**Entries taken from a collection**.
----

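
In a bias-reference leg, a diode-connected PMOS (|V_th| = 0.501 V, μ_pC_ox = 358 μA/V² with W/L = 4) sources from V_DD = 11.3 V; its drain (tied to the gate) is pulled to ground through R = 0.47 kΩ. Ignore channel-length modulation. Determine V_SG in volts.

With gate tied to drain, V_SG = V_SD ≥ V_SG − |V_th|, so the device is in saturation.
k_p = μ_pC_ox · (W/L) = 1.432 mA/V².
KCL at the drain: ½ k_p (V_SG − |V_th|)² = (V_DD − V_SG)/R.
Let x = V_SG − 0.501. Then 0.337 x² + x − 10.8 = 0, giving x = 4.37 V (positive root), so V_SG = 4.87 V.
I_D = (V_DD − V_SG)/R = (11.3 − 4.87) / 0.47 = 13.7 mA.

V_SG = 4.87 V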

----

**WORK INSTRUCTIONS**.
Copy down the whole of the data above, matching it exactly.

**SOLUTION TO THIS TASK**.
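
In a bias-reference leg, a diode-connected PMOS (|V_th| = 0.501 V, μ_pC_ox = 358 μA/V² with W/L = 4) sources from V_DD = 11.3 V; its drain (tied to the gate) is pulled to ground through R = 0.47 kΩ. Ignore channel-length modulation. Determine V_SG in volts.

With gate tied to drain, V_SG = V_SD ≥ V_SG − |V_th|, so the device is in saturation.
k_p = μ_pC_ox · (W/L) = 1.432 mA/V².
KCL at the drain: ½ k_p (V_SG − |V_th|)² = (V_DD − V_SG)/R.
Let x = V_SG − 0.501. Then 0.337 x² + x − 10.8 = 0, giving x = 4.37 V (positive root), so V_SG = 4.87 V.
I_D = (V_DD − V_SG)/R = (11.3 − 4.87) / 0.47 = 13.7 mA.

V_SG = 4.87 V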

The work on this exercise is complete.